* _EXERCISE BRIEF_
Reproduce exactly, from the data that follows, the line with "INSERT INTO orders VALUES (4, 9, 184, 'open', 12);", the line with "SELECT status, ROUND(AVG(amount), 2)", and every line that lies between them.
----- RECORD EXTRACTS
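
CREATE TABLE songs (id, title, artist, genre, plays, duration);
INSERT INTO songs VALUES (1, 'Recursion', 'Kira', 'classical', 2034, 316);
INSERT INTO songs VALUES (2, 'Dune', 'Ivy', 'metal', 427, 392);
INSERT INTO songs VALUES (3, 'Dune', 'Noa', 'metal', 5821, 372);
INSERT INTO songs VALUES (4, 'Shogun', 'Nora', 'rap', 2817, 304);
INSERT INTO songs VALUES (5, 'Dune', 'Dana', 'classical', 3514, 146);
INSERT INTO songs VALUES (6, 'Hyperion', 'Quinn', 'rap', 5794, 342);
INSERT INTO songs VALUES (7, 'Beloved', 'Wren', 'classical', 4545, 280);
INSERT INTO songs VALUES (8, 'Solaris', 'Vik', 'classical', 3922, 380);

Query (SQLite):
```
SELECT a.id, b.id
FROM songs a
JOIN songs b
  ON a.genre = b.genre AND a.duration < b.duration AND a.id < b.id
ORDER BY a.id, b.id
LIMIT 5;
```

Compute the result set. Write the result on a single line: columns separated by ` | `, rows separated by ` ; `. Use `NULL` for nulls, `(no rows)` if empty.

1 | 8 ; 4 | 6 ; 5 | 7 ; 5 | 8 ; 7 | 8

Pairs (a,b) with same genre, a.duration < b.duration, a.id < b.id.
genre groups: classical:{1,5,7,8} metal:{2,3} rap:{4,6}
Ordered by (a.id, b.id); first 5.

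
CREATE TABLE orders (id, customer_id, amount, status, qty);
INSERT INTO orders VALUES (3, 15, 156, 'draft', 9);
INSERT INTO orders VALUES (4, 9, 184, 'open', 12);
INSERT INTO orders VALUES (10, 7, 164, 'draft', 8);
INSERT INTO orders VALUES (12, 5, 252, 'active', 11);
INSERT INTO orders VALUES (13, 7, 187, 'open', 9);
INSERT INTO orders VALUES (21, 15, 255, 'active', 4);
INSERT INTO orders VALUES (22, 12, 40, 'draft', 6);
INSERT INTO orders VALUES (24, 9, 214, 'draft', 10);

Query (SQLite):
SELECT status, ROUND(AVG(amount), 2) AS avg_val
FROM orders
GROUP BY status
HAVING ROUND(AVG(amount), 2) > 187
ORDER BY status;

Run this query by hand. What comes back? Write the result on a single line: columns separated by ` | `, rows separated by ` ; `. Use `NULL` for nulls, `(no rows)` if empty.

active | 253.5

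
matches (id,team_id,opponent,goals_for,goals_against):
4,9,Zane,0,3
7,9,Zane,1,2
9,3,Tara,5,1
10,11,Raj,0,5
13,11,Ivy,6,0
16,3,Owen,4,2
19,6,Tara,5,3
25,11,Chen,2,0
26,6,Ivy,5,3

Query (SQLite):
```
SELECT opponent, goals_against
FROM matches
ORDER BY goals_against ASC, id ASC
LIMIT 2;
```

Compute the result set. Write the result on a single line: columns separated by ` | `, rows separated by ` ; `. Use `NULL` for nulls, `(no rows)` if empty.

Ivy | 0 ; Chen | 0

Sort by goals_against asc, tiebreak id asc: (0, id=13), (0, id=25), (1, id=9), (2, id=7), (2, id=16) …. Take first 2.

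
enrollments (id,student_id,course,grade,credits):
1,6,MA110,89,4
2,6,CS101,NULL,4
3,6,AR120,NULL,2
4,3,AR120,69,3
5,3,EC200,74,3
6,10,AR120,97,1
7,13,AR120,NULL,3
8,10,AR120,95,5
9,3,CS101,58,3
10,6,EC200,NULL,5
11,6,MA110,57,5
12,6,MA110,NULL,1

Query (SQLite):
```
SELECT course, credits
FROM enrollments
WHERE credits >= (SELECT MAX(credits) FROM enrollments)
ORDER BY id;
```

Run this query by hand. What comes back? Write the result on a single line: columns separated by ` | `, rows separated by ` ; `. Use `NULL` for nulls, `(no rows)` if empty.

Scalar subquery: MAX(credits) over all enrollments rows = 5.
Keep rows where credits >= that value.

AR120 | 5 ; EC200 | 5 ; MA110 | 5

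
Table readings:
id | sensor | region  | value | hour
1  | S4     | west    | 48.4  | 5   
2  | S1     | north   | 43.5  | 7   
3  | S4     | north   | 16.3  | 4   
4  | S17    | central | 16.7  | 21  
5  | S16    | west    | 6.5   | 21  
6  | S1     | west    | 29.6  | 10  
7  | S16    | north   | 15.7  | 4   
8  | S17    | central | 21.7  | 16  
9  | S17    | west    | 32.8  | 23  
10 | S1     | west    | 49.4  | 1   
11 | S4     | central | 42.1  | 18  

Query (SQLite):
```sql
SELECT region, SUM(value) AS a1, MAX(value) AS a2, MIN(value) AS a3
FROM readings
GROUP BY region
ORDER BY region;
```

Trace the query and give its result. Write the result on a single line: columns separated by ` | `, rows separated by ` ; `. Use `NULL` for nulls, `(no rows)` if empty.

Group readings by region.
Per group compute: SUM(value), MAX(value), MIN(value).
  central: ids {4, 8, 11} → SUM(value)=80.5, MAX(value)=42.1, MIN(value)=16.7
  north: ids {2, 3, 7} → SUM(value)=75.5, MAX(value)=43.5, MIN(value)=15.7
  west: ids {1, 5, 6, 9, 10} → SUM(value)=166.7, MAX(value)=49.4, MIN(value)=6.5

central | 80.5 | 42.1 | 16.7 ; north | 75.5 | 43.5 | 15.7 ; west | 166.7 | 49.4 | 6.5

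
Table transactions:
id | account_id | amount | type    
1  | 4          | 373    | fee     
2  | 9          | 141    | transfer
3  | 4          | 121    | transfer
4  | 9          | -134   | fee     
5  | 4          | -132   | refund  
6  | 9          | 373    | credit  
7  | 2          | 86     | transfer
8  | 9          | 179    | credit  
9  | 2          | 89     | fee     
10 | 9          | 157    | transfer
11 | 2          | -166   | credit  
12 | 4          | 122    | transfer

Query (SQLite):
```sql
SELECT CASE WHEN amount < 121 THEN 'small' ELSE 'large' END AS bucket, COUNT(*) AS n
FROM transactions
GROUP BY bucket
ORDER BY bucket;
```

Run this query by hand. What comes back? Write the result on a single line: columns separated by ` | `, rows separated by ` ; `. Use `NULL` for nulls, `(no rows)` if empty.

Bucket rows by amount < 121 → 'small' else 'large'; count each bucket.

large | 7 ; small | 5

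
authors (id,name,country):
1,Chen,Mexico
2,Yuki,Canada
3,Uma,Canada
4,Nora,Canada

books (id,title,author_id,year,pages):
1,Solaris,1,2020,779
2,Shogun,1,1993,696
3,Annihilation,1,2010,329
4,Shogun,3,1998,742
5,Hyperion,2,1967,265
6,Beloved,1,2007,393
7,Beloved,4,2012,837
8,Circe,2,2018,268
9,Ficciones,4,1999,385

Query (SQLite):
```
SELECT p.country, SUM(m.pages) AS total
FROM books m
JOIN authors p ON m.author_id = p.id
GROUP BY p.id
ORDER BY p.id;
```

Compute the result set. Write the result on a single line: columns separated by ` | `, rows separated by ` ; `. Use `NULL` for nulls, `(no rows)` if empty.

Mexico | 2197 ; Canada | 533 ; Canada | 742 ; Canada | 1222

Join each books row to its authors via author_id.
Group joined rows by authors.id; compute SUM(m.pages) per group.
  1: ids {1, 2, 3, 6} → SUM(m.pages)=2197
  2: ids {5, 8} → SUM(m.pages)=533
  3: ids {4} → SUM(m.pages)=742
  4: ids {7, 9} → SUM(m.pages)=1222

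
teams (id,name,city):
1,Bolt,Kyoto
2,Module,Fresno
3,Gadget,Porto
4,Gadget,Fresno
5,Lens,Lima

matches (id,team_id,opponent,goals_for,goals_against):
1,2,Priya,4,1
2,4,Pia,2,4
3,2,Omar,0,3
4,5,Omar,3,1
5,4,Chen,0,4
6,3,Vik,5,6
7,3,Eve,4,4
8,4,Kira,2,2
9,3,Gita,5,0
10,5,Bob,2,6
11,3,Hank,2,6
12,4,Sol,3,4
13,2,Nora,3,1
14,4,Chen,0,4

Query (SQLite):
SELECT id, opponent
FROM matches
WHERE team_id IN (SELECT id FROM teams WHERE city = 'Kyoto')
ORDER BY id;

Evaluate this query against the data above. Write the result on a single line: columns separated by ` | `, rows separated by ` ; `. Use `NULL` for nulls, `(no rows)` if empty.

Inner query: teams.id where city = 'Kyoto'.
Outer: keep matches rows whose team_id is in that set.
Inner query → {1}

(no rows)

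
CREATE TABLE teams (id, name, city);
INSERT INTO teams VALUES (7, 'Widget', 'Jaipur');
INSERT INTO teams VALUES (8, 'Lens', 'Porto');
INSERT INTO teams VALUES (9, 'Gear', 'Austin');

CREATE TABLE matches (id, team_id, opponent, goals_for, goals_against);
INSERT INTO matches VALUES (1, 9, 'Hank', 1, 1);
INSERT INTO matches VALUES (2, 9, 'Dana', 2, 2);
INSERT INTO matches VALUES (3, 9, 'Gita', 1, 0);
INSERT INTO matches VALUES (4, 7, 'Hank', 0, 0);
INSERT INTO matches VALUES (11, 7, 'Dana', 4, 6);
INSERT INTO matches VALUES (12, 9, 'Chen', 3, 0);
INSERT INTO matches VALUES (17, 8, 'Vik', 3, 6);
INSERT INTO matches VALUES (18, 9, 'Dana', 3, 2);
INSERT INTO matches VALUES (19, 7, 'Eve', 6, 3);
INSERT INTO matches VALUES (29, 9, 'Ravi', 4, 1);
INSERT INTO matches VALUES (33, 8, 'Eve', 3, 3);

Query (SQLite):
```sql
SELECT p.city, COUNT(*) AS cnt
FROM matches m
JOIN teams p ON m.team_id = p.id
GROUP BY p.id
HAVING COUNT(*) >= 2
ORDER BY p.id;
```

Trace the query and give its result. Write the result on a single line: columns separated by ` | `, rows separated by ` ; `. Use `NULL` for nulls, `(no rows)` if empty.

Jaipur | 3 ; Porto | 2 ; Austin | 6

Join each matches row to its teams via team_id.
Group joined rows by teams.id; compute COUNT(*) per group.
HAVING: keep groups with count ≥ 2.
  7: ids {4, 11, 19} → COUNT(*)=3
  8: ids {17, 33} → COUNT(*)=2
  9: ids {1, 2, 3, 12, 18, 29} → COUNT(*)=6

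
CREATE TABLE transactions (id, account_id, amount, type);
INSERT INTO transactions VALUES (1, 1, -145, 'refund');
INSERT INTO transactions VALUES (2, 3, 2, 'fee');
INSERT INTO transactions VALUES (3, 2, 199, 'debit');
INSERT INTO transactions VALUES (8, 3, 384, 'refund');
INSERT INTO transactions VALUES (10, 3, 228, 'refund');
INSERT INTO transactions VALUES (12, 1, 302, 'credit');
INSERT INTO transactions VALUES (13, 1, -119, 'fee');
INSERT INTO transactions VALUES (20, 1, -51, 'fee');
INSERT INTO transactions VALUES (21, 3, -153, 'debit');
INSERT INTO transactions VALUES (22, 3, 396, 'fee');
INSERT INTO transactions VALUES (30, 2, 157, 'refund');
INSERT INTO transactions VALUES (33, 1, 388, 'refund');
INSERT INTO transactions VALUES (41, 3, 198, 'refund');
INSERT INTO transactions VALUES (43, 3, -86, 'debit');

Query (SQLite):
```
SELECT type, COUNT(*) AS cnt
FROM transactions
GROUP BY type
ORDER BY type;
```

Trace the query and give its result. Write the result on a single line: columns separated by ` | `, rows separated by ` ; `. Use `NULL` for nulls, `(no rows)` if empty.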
----------
* _COMPLETED TASK_
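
INSERT INTO orders VALUES (4, 9, 184, 'open', 12);
INSERT INTO orders VALUES (10, 7, 164, 'draft', 8);
INSERT INTO orders VALUES (12, 5, 252, 'active', 11);
INSERT INTO orders VALUES (13, 7, 187, 'open', 9);
INSERT INTO orders VALUES (21, 15, 255, 'active', 4);
INSERT INTO orders VALUES (22, 12, 40, 'draft', 6);
INSERT INTO orders VALUES (24, 9, 214, 'draft', 10);

Query (SQLite):
SELECT status, ROUND(AVG(amount), 2) AS avg_val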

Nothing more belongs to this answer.